Work item: Among the entries below, copy every line that carries the word "with".
——
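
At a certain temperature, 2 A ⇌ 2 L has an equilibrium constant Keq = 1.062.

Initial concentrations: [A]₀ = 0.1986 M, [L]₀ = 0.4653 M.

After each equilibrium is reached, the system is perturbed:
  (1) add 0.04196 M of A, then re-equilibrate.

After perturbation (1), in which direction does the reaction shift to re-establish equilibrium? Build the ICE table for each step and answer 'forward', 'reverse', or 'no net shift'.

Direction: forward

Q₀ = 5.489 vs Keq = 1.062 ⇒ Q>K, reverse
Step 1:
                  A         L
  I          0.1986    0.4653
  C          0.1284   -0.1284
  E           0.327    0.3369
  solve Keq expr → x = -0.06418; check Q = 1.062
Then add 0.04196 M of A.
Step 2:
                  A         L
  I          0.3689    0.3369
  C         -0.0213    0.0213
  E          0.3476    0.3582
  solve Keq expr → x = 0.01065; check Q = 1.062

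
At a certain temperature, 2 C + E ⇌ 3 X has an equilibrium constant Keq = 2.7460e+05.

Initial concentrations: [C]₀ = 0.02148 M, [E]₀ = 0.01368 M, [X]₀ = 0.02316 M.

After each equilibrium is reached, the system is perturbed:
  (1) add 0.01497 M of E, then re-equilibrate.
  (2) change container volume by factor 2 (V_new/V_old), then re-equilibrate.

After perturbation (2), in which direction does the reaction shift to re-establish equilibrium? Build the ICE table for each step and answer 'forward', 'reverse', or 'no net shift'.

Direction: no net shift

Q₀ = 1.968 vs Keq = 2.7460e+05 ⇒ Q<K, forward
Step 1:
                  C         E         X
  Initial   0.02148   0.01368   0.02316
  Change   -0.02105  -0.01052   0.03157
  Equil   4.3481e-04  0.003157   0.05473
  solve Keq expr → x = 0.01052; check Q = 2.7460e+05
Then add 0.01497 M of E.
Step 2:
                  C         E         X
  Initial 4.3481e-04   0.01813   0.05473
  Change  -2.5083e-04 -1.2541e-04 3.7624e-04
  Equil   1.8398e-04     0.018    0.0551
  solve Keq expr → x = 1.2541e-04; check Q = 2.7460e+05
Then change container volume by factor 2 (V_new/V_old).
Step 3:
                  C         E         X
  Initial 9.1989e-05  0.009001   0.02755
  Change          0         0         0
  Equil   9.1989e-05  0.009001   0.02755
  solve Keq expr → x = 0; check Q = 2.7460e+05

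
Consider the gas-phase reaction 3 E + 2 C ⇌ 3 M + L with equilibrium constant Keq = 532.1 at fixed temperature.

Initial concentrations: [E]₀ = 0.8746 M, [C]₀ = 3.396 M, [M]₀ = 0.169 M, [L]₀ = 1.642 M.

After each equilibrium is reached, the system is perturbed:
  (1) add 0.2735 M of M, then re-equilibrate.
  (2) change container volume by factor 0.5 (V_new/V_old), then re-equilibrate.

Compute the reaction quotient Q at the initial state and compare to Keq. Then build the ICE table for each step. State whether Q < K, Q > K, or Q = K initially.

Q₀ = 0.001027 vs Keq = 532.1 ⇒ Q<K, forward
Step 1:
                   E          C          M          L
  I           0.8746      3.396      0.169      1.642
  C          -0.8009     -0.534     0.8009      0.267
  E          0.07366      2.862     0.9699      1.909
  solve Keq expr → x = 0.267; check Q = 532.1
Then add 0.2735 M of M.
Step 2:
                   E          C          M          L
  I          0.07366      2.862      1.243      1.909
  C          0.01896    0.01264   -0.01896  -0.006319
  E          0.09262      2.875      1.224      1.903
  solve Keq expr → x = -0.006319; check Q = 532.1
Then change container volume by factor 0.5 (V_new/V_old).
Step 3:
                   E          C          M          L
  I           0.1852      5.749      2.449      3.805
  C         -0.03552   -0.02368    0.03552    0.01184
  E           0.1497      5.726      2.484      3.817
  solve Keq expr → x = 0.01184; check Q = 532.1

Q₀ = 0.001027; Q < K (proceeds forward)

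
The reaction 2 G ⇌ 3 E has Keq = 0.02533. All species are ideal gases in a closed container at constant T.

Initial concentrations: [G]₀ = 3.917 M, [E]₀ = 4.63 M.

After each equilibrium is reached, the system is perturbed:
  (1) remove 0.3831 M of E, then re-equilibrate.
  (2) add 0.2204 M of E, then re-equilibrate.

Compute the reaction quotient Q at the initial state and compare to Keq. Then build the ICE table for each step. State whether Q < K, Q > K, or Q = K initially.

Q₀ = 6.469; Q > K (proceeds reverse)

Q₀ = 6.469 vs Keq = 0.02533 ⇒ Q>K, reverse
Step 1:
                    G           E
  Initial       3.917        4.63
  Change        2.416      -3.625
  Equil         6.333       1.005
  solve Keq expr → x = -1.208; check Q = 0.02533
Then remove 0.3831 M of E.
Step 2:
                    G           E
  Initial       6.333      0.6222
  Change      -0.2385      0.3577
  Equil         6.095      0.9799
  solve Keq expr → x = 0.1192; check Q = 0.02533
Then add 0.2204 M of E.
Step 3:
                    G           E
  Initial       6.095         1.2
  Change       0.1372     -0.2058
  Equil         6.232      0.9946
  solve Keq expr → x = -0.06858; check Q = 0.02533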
——
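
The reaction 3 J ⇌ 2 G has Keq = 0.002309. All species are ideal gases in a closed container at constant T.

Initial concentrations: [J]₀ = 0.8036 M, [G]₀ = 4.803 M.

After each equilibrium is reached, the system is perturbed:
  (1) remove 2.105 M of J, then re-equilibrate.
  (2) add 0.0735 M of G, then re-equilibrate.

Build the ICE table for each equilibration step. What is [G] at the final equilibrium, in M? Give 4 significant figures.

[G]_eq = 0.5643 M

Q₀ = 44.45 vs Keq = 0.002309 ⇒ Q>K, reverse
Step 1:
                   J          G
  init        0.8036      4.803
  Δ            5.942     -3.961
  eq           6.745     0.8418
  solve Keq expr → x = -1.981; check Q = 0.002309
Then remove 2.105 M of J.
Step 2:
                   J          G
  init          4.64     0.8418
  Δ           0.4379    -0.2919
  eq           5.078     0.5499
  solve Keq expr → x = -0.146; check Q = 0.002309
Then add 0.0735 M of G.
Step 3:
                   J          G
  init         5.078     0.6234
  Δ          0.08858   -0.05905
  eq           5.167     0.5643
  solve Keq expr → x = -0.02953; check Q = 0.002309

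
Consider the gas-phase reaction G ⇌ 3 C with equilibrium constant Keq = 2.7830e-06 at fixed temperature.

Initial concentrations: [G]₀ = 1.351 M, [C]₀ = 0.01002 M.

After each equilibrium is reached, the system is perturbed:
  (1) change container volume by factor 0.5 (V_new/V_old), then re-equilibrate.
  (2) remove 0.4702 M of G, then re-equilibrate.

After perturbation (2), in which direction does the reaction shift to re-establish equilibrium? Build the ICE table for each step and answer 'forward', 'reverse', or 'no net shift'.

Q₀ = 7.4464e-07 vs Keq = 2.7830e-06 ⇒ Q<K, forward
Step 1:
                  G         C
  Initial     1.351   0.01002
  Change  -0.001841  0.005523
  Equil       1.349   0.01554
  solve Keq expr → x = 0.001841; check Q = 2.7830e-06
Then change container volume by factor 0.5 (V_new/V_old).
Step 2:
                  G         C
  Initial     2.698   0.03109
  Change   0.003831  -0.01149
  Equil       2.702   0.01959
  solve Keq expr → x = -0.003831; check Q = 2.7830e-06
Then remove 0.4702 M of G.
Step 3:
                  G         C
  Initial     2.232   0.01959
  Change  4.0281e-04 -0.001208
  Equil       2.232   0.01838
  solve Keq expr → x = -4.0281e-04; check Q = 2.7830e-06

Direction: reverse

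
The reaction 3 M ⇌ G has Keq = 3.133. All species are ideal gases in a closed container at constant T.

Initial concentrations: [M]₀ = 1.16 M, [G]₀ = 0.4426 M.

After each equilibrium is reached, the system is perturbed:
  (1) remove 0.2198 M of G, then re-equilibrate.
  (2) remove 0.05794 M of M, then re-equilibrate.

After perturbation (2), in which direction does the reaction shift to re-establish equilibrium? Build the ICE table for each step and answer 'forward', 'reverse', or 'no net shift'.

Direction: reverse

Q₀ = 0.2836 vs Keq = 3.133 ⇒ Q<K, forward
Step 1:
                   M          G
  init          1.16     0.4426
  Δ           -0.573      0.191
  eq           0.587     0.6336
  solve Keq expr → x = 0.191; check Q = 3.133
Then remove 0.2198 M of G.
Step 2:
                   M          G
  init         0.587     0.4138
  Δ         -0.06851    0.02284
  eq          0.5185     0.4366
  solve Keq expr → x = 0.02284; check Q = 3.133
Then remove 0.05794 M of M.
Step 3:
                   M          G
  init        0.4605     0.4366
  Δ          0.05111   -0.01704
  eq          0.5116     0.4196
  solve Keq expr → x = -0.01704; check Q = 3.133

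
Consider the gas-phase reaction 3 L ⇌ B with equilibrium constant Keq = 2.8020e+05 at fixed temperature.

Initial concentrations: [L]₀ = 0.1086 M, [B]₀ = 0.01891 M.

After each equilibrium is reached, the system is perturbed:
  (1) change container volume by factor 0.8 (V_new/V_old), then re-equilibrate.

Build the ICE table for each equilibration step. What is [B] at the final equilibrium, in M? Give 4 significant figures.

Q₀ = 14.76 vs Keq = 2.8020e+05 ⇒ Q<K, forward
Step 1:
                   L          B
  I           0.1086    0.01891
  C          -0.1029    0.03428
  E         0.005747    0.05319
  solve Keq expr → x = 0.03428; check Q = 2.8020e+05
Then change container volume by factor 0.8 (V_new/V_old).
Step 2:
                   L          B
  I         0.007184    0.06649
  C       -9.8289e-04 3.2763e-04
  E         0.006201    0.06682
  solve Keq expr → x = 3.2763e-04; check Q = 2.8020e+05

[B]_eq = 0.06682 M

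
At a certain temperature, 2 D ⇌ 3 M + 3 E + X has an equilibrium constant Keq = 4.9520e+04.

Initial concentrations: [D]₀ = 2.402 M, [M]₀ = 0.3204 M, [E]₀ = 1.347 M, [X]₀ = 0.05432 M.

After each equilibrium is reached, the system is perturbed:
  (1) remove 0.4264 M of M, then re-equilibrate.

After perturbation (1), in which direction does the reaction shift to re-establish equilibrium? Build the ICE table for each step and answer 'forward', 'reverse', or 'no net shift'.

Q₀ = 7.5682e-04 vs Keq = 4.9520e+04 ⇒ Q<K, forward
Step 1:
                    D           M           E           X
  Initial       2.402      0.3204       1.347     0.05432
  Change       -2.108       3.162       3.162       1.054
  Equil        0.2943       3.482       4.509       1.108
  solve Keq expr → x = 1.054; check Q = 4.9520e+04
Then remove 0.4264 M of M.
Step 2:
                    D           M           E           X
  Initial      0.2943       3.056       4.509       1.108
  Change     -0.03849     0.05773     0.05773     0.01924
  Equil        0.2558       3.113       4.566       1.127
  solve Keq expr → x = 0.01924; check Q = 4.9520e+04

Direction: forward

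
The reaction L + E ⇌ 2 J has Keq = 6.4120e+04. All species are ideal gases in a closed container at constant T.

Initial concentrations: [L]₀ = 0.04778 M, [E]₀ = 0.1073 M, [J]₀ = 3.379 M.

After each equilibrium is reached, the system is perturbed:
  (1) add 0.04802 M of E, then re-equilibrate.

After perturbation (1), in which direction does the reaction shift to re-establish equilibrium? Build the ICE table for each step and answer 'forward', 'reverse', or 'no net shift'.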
——
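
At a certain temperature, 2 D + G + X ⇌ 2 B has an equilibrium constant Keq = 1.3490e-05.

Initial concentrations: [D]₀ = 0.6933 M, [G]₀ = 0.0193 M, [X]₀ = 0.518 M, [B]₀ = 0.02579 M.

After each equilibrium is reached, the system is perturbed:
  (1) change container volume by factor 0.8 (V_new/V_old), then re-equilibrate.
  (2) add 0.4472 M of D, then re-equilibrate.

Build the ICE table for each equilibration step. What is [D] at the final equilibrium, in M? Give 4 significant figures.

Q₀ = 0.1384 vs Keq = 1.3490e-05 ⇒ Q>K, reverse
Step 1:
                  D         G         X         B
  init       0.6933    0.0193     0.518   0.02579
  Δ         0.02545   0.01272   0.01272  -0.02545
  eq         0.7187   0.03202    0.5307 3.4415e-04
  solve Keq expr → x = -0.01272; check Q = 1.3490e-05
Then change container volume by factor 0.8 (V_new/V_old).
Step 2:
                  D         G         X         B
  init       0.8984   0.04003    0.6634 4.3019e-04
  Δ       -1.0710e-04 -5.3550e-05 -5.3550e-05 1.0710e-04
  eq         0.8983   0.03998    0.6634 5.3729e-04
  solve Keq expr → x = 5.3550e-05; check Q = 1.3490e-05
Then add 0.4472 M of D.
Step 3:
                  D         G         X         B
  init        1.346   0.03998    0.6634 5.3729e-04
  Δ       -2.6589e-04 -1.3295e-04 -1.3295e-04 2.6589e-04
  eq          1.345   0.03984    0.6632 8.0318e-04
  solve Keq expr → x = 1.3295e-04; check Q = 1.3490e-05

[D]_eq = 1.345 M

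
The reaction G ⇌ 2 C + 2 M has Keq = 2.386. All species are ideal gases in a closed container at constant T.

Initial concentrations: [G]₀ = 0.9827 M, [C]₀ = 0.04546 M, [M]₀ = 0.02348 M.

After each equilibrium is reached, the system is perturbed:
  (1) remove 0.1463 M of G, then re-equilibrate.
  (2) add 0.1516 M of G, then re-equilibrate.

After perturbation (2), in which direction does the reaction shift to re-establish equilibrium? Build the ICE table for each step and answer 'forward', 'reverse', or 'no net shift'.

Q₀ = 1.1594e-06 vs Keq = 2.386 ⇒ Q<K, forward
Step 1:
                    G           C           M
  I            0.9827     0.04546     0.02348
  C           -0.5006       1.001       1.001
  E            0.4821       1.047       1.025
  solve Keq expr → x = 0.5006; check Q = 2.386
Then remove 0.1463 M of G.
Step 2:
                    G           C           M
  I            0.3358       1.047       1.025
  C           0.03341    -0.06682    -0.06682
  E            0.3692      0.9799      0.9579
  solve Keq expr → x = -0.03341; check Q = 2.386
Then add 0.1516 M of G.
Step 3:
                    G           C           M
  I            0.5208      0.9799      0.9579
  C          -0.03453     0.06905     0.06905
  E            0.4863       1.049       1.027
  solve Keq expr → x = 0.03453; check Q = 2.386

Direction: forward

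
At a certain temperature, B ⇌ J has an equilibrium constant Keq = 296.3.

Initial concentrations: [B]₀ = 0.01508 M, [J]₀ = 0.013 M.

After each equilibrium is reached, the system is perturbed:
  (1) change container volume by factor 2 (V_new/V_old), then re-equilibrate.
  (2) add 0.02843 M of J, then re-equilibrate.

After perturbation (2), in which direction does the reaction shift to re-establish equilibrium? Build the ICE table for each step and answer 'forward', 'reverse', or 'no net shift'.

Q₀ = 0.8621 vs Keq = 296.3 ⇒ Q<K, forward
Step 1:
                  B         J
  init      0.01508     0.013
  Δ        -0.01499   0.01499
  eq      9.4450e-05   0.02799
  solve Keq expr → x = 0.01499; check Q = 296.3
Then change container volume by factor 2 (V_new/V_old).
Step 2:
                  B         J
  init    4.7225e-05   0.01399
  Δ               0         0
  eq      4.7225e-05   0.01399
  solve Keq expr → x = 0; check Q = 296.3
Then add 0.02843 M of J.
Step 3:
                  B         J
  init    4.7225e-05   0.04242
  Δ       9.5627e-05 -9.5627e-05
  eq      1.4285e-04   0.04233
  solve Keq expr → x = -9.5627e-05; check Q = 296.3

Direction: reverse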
——
Result of the exercise:
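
Consider the gas-phase reaction 3 E + 2 C ⇌ 3 M + L with equilibrium constant Keq = 532.1 at fixed temperature.
Consider the gas-phase reaction G ⇌ 3 C with equilibrium constant Keq = 2.7830e-06 at fixed temperature.
Consider the gas-phase reaction 3 L ⇌ B with equilibrium constant Keq = 2.8020e+05 at fixed temperature.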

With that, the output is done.